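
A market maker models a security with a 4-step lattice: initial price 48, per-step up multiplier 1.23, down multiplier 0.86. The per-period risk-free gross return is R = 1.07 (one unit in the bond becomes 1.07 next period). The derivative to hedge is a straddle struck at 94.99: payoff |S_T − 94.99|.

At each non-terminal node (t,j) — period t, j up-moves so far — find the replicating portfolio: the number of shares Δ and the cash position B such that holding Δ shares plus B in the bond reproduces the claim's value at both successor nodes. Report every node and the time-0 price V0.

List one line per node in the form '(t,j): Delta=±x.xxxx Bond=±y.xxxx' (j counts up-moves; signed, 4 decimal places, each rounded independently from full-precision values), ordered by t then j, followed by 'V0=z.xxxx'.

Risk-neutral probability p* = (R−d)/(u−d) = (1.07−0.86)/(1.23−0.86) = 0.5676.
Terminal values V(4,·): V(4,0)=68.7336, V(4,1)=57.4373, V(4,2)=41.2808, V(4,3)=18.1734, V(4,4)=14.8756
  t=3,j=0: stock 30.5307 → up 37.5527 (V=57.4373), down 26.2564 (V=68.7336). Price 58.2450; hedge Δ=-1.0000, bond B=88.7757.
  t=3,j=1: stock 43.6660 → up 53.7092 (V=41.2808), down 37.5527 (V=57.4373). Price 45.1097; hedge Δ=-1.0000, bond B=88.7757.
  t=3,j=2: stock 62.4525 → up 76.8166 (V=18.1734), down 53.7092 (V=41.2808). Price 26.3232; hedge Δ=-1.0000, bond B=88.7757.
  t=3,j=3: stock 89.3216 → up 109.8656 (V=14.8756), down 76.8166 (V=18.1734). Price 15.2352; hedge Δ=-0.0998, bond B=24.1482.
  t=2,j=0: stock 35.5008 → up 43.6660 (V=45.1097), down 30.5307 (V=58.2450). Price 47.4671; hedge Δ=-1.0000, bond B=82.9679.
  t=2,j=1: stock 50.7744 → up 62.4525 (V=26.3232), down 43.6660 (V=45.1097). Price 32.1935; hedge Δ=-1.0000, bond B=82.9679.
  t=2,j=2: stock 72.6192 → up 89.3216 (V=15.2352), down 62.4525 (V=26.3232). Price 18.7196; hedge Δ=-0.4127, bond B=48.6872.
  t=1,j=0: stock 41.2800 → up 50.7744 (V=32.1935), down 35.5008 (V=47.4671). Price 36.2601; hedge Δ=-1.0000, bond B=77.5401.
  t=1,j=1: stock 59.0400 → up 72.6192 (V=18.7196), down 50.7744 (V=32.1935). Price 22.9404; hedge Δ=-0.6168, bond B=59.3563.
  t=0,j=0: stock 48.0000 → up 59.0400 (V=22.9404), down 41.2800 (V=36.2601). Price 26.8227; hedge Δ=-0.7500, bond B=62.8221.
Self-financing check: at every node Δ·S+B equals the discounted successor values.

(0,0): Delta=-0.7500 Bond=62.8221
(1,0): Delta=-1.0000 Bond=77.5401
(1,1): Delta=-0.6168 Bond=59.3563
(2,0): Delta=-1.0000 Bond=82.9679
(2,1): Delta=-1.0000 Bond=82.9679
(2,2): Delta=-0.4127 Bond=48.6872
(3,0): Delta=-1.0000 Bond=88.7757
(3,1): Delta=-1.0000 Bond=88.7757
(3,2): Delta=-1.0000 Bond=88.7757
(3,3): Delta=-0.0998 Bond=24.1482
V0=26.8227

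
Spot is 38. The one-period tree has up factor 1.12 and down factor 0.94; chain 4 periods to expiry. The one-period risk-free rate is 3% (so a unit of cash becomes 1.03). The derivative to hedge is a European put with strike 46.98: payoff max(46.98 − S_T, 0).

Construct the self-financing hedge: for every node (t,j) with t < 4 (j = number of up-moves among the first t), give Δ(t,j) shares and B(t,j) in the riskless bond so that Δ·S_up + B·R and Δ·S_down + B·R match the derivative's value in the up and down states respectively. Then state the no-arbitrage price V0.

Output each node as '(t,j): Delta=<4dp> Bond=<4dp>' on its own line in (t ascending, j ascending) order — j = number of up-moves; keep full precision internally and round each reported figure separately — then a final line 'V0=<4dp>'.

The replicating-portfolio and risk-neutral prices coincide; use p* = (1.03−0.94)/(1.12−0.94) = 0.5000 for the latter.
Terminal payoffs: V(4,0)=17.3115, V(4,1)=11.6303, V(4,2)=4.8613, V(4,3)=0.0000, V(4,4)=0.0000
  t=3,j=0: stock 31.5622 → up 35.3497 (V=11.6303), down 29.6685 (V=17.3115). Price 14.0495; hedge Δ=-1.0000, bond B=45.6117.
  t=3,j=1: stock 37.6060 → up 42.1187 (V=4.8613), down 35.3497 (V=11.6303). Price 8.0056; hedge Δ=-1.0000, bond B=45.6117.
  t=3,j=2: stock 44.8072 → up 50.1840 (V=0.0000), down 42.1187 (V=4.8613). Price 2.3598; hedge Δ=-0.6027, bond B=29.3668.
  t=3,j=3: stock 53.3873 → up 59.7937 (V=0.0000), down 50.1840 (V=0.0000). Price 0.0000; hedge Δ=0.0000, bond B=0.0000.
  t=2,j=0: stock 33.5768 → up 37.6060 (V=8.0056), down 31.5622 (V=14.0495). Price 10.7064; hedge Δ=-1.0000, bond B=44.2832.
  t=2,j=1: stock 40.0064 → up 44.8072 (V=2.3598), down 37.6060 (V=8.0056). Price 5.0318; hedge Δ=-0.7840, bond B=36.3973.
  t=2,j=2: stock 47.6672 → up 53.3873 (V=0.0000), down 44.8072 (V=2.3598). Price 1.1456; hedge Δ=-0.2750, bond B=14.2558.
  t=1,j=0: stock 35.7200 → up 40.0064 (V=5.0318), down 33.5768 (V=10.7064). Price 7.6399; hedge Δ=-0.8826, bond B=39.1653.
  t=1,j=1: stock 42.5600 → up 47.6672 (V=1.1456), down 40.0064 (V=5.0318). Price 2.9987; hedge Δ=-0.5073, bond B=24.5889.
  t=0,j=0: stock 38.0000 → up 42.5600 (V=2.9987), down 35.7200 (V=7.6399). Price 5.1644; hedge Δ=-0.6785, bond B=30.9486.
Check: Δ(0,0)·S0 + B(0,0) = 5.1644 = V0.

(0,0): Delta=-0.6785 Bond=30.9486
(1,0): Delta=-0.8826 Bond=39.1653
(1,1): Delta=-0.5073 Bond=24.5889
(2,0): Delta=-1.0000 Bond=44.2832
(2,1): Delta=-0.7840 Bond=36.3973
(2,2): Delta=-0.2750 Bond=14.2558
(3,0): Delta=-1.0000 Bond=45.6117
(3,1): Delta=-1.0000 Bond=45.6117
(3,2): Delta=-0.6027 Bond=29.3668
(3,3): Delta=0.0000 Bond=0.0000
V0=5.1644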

* * *

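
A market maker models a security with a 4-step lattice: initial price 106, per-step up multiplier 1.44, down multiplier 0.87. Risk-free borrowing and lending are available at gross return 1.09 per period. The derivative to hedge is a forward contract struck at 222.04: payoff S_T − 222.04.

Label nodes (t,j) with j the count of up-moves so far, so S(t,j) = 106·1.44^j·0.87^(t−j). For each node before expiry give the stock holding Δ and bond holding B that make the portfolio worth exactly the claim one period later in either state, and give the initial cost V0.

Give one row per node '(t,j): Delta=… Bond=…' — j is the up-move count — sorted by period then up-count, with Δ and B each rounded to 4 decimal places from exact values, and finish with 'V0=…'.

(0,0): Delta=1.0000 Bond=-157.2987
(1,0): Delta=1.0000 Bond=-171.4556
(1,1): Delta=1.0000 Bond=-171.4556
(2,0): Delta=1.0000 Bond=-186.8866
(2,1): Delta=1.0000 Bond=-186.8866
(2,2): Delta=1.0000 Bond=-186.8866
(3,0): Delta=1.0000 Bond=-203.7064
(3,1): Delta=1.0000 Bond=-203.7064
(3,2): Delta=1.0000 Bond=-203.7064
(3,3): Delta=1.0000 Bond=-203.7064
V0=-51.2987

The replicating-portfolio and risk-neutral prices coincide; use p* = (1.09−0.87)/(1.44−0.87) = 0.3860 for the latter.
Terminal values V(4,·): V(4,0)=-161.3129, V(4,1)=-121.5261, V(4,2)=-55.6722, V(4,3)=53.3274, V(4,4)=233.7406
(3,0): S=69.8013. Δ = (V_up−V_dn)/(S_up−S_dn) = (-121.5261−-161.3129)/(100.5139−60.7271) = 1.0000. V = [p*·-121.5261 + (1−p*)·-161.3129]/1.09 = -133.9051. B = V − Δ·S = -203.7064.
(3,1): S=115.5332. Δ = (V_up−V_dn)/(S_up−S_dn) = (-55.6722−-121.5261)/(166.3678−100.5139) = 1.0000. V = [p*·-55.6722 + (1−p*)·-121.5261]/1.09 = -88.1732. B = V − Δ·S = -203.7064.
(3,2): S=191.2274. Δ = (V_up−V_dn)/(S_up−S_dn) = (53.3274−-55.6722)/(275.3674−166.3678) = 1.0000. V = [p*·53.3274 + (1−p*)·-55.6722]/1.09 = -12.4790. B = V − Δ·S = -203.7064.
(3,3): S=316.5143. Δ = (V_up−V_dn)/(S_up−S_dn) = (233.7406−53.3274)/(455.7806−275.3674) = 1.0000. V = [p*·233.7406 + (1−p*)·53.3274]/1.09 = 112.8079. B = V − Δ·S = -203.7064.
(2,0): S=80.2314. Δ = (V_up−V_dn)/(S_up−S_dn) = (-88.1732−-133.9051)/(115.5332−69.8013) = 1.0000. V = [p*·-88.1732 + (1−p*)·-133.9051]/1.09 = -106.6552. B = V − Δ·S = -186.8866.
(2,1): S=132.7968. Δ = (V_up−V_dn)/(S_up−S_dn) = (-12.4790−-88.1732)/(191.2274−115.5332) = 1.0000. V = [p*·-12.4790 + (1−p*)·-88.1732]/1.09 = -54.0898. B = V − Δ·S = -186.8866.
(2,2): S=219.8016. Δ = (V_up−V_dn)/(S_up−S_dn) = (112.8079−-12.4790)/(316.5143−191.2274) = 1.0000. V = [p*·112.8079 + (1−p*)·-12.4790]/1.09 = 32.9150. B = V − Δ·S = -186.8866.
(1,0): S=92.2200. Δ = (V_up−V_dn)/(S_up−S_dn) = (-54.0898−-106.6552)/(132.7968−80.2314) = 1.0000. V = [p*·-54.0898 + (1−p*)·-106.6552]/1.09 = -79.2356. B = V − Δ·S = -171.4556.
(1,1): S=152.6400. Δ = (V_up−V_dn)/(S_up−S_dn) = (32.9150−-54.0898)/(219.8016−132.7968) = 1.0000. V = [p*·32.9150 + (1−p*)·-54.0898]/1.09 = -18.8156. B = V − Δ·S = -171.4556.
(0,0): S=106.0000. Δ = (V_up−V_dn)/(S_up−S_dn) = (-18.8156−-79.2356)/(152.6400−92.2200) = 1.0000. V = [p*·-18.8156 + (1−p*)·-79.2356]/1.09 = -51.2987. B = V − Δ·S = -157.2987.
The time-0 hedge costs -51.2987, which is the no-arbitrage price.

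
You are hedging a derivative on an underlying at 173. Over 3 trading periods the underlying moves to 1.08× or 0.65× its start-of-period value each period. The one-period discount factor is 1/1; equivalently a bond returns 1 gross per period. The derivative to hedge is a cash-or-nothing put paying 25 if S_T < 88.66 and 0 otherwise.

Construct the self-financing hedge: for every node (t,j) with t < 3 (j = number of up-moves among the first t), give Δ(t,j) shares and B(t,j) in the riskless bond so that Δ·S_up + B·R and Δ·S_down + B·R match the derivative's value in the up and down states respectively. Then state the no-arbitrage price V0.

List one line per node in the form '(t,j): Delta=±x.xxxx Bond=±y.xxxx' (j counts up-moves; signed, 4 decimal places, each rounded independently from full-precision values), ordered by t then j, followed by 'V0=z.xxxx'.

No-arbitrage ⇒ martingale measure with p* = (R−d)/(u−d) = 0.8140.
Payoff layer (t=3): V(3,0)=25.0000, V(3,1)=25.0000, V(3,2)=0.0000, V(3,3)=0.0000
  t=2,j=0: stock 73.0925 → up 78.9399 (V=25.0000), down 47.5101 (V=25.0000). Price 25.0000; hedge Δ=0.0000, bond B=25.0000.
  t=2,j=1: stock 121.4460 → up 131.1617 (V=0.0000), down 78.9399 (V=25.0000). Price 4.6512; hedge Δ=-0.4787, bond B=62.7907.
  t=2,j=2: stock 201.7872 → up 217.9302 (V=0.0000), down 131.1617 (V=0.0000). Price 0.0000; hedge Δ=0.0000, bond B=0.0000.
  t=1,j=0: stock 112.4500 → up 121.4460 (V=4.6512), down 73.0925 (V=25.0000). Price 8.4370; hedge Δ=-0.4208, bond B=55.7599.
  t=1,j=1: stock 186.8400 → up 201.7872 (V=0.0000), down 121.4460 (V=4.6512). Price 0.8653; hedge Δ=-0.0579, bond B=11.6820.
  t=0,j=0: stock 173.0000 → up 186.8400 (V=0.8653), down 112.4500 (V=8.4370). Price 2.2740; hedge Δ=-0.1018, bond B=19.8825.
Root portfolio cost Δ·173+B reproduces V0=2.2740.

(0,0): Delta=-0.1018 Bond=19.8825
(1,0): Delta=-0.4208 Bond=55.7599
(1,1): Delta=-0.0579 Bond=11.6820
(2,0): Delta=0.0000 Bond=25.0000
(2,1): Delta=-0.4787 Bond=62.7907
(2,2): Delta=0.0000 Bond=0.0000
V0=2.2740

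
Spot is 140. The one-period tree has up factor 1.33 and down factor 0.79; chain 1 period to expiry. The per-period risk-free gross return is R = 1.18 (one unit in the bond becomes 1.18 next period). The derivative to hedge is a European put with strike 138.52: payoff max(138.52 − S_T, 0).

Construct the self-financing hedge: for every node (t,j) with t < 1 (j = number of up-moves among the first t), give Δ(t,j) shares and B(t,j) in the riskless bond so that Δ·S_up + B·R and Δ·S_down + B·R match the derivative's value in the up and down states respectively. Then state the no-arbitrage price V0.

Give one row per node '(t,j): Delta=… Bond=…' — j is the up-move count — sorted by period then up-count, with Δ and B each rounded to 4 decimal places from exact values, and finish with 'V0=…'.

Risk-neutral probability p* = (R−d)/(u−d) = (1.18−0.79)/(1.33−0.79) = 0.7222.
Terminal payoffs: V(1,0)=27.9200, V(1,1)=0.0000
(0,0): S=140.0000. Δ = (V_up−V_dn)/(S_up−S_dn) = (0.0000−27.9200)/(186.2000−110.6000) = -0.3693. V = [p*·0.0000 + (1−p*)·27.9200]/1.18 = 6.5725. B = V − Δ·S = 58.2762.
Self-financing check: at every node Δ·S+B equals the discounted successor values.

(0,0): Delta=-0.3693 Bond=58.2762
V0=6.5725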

> _WORK REQUIRED_
Using the entries above, give the number of lines that carry the string "European", without anything else.

> _ANSWER SPACE_
2